▸ **Problem requirements**: Look through the material below and return every line that contains "storing".
————————
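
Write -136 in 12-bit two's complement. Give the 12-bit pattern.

111101111000

|-136| = 136 = 000010001000 in 12 bits.
Invert the bits: 111101110111. Add 1: 111101111000.
Check: 111101111000 reads as 3960 − 4096 = -136.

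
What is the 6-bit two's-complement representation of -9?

110111

|-9| = 9 = 001001 in 6 bits.
Invert the bits: 110110. Add 1: 110111.
Check: 110111 reads as 55 − 64 = -9.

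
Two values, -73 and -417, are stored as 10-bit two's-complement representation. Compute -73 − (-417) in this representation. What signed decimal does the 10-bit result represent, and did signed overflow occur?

-73 → 1110110111
-417 → 1001011111
Subtract via negate-and-add: invert 1001011111 + 1 = 0110100001 (i.e. 417).
  1110110111
+ 0110100001
= 0101011000  (discard carry-out 1)
Result 0101011000: MSB = 0 → value 344.
Addends (after negating the subtrahend) have opposite signs, so signed overflow cannot occur.

344; no overflow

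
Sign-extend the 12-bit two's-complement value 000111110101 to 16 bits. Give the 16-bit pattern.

0000000111110101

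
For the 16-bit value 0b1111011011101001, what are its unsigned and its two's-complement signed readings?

Unsigned: 1111011011101001 = 63209.
Signed: MSB=1 → 63209 − 65536 = -2327.

unsigned = 63209, signed = -2327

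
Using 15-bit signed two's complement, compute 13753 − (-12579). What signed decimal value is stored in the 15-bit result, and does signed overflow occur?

13753 → 011010110111001
-12579 → 100111011011101
Subtract via negate-and-add: invert 100111011011101 + 1 = 011000100100011 (i.e. 12579).
  011010110111001
+ 011000100100011
= 110011011011100
Result 110011011011100: MSB = 1 → 26332 − 32768 = -6436.
Both addends (after negating the subtrahend) are non-negative but the stored result is negative: signed overflow. The true value 13753 − (-12579) = 26332 lies outside [-16384, 16383].

-6436; overflow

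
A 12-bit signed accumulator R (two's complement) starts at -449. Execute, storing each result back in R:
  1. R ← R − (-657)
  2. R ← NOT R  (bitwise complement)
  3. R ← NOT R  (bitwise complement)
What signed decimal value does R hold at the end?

208

Start: R = -449 = 111000111111.
R = -449 − (-657) = 208 = 000011010000
R = NOT 000011010000 = 111100101111 = -209
R = NOT 111100101111 = 000011010000 = 208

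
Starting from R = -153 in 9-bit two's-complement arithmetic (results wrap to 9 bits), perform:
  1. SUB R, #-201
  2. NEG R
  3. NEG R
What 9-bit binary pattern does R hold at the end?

Start: R = -153 = 101100111.
R = -153 − (-201) = 48 = 000110000
R = −(48) = -48 = 111010000
R = −(-48) = 48 = 000110000

000110000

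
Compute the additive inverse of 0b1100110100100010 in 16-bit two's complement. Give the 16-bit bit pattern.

0011001011011110

Invert: 0011001011011101. Add 1: 0011001011011110.
Check: 1100110100100010 = -13022, 0011001011011110 = 13022.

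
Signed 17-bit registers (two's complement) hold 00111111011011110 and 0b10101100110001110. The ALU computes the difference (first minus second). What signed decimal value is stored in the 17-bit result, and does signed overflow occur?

-55984; overflow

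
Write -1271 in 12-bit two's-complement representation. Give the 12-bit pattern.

|-1271| = 1271 = 010011110111 in 12 bits.
Invert the bits: 101100001000. Add 1: 101100001001.
Check: 101100001001 reads as 2825 − 4096 = -1271.

101100001001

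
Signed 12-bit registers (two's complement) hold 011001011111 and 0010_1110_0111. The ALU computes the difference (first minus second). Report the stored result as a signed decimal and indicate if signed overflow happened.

011001011111 = 1631 (signed)
0010_1110_0111 → 001011100111 = 743 (signed)
Subtract via negate-and-add: invert 001011100111 + 1 = 110100011001 (i.e. -743).
  011001011111
+ 110100011001
= 001101111000  (discard carry-out 1)
Result 001101111000: MSB = 0 → value 888.
Addends (after negating the subtrahend) have opposite signs, so signed overflow cannot occur.

888; no overflow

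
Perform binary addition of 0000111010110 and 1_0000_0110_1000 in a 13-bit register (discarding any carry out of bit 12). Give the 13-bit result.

  0000111010110
+ 1000001101000
= 1001000111110

1001000111110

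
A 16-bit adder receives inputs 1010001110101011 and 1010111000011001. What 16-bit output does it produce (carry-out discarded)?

0101000111000100

  1010001110101011
+ 1010111000011001
= 0101000111000100  (discard carry-out 1)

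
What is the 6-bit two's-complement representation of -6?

|-6| = 6 = 000110 in 6 bits.
Invert the bits: 111001. Add 1: 111010.

111010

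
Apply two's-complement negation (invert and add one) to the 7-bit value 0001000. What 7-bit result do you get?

1111000

Invert: 1110111. Add 1: 1111000.
Check: 0001000 = 8, 1111000 = -8.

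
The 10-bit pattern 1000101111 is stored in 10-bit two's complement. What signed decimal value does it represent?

MSB is 1, so the value is negative.
Invert: 0111010000. Add 1: 0111010001 = 465. So the value is −465.

-465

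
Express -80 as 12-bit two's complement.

111110110000

|-80| = 80 = 000001010000 in 12 bits.
Invert the bits: 111110101111. Add 1: 111110110000.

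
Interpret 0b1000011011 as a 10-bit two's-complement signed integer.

MSB is 1, so the value is negative.
Unsigned reading: 539. Subtract 2^10 = 1024: 539 − 1024 = -485.

-485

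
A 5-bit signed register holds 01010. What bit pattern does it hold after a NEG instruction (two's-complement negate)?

10110

Invert: 10101. Add 1: 10110.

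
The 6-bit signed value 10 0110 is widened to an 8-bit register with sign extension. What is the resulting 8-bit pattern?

MSB of 100110 is 1; replicate it into the new high bits.
11|100110 → 11100110 (still -26).

11100110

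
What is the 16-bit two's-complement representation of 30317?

30317 is non-negative, so write it directly in 16 bits: 0111011001101101.

0111011001101101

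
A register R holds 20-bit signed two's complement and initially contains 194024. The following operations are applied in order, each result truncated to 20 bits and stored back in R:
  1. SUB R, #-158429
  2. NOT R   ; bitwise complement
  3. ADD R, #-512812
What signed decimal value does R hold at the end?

183310

Start: R = 194024 = 00101111010111101000.
R = 194024 − (-158429) = 352453 = 01010110000011000101
R = NOT 01010110000011000101 = 10101001111100111010 = -352454
R = -352454 + (-512812) = -865266; wraps to 183310 = 00101100110000001110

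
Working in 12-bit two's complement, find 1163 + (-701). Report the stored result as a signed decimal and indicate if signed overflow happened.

462; no overflow

1163 → 010010001011
-701 → 110101000011
  010010001011
+ 110101000011
= 000111001110  (discard carry-out 1)
Result 000111001110: MSB = 0 → value 462.
Addends have opposite signs, so signed overflow cannot occur.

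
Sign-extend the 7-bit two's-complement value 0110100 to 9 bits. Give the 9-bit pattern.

MSB of 0110100 is 0; replicate it into the new high bits.
00|0110100 → 000110100 (still 52).

000110100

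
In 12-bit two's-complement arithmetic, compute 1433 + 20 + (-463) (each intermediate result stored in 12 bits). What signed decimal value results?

990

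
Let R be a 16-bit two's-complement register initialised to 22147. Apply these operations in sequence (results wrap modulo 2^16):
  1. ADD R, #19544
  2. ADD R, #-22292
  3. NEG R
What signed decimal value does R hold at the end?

-19399

Start: R = 22147 = 0101011010000011.
R = 22147 + 19544 = 41691; wraps to -23845 = 1010001011011011
R = -23845 + (-22292) = -46137; wraps to 19399 = 0100101111000111
R = −(19399) = -19399 = 1011010000111001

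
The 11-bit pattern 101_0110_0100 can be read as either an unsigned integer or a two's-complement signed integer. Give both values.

unsigned = 1380, signed = -668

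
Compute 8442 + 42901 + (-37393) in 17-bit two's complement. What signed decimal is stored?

13950

8442 + 42901 = 51343 (01100100010001111)
51343 + (-37393) = 13950 (00011011001111110)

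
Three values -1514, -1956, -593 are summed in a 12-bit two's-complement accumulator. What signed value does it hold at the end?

33

-1514 + (-1956) = -3470 → wraps to 626 (001001110010)
626 + (-593) = 33 (000000100001)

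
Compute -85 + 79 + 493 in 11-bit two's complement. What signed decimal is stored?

487

-85 + 79 = -6 (11111111010)
-6 + 493 = 487 (00111100111)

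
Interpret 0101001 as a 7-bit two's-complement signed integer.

41

MSB is 0, so the value is non-negative: 0101001 = 41.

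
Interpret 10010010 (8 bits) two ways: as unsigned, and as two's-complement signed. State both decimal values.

Unsigned: 10010010 = 146.
Signed: MSB=1 → 146 − 256 = -110.

unsigned = 146, signed = -110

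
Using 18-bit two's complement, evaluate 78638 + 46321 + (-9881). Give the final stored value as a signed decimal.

115078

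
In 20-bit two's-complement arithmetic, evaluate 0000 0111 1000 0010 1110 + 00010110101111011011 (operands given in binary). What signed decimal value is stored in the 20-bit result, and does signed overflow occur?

123913; no overflow

0000 0111 1000 0010 1110 → 00000111100000101110 = 30766 (signed)
00010110101111011011 = 93147 (signed)
  00000111100000101110
+ 00010110101111011011
= 00011110010000001001
Result 00011110010000001001: MSB = 0 → value 123913.
Both addends are non-negative and so is the stored result: no signed overflow.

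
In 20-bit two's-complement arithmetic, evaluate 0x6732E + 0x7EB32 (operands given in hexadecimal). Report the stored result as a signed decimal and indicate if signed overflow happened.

-106912; overflow

0x6732E = 01100111001100101110 = 422702 (signed)
0x7EB32 = 01111110101100110010 = 518962 (signed)
  01100111001100101110
+ 01111110101100110010
= 11100101111001100000
Result 11100101111001100000: MSB = 1 → 941664 − 1048576 = -106912.
Both addends are non-negative but the stored result is negative: signed overflow. The true value 422702 + 518962 = 941664 lies outside [-524288, 524287].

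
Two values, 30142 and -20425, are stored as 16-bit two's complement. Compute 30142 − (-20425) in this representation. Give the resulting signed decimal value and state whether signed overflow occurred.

-14969; overflow

30142 → 0111010110111110
-20425 → 1011000000110111
Subtract via negate-and-add: invert 1011000000110111 + 1 = 0100111111001001 (i.e. 20425).
  0111010110111110
+ 0100111111001001
= 1100010110000111
Result 1100010110000111: MSB = 1 → 50567 − 65536 = -14969.
Both addends (after negating the subtrahend) are non-negative but the stored result is negative: signed overflow. The true value 30142 − (-20425) = 50567 lies outside [-32768, 32767].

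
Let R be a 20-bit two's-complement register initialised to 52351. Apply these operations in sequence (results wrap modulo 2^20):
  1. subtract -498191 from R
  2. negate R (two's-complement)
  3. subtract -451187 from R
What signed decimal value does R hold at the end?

-99355

Start: R = 52351 = 00001100110001111111.
R = 52351 − (-498191) = 550542; wraps to -498034 = 10000110011010001110
R = −(-498034) = 498034 = 01111001100101110010
R = 498034 − (-451187) = 949221; wraps to -99355 = 11100111101111100101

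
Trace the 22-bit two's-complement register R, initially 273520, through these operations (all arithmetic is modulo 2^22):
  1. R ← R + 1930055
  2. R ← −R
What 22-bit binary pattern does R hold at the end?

0111100110000001001001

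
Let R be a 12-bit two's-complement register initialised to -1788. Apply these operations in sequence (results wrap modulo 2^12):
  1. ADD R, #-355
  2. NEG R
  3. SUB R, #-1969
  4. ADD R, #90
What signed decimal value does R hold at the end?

Start: R = -1788 = 100100000100.
R = -1788 + (-355) = -2143; wraps to 1953 = 011110100001
R = −(1953) = -1953 = 100001011111
R = -1953 − (-1969) = 16 = 000000010000
R = 16 + 90 = 106 = 000001101010

106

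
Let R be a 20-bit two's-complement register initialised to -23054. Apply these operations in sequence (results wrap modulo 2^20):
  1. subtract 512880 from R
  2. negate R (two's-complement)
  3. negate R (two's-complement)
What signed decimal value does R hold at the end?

512642

Start: R = -23054 = 11111010010111110010.
R = -23054 − 512880 = -535934; wraps to 512642 = 01111101001010000010
R = −(512642) = -512642 = 10000010110101111110
R = −(-512642) = 512642 = 01111101001010000010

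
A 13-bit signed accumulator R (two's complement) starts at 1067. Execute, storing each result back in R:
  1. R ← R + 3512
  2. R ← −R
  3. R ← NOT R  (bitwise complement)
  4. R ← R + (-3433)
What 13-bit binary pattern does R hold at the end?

0010001111001

Start: R = 1067 = 0010000101011.
R = 1067 + 3512 = 4579; wraps to -3613 = 1000111100011
R = −(-3613) = 3613 = 0111000011101
R = NOT 0111000011101 = 1000111100010 = -3614
R = -3614 + (-3433) = -7047; wraps to 1145 = 0010001111001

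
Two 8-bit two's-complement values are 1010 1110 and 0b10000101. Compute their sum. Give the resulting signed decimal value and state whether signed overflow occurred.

1010 1110 → 10101110 = -82 (signed)
0b10000101 → 10000101 = -123 (signed)
  10101110
+ 10000101
= 00110011  (discard carry-out 1)
Result 00110011: MSB = 0 → value 51.
Both addends are negative but the stored result is non-negative: signed overflow. The true value -82 + (-123) = -205 lies outside [-128, 127].

51; overflow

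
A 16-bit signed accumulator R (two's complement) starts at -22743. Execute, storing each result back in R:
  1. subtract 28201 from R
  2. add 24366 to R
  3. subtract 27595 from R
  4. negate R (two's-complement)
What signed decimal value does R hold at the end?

Start: R = -22743 = 1010011100101001.
R = -22743 − 28201 = -50944; wraps to 14592 = 0011100100000000
R = 14592 + 24366 = 38958; wraps to -26578 = 1001100000101110
R = -26578 − 27595 = -54173; wraps to 11363 = 0010110001100011
R = −(11363) = -11363 = 1101001110011101

-11363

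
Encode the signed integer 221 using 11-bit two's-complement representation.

00011011101

221 is non-negative, so write it directly in 11 bits: 00011011101.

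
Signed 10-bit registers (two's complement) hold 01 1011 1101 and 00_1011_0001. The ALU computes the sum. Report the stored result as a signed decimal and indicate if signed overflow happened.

01 1011 1101 → 0110111101 = 445 (signed)
00_1011_0001 → 0010110001 = 177 (signed)
  0110111101
+ 0010110001
= 1001101110
Result 1001101110: MSB = 1 → 622 − 1024 = -402.
Both addends are non-negative but the stored result is negative: signed overflow. The true value 445 + 177 = 622 lies outside [-512, 511].

-402; overflow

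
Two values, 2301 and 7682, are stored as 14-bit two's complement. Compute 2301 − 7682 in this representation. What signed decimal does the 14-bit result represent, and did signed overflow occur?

-5381; no overflow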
————————
▸ **Written answer**:
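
A 12-bit signed accumulator R (two's complement) starts at -449. Execute, storing each result back in R:
A 13-bit signed accumulator R (two's complement) starts at 1067. Execute, storing each result back in R:
A 16-bit signed accumulator R (two's complement) starts at -22743. Execute, storing each result back in R: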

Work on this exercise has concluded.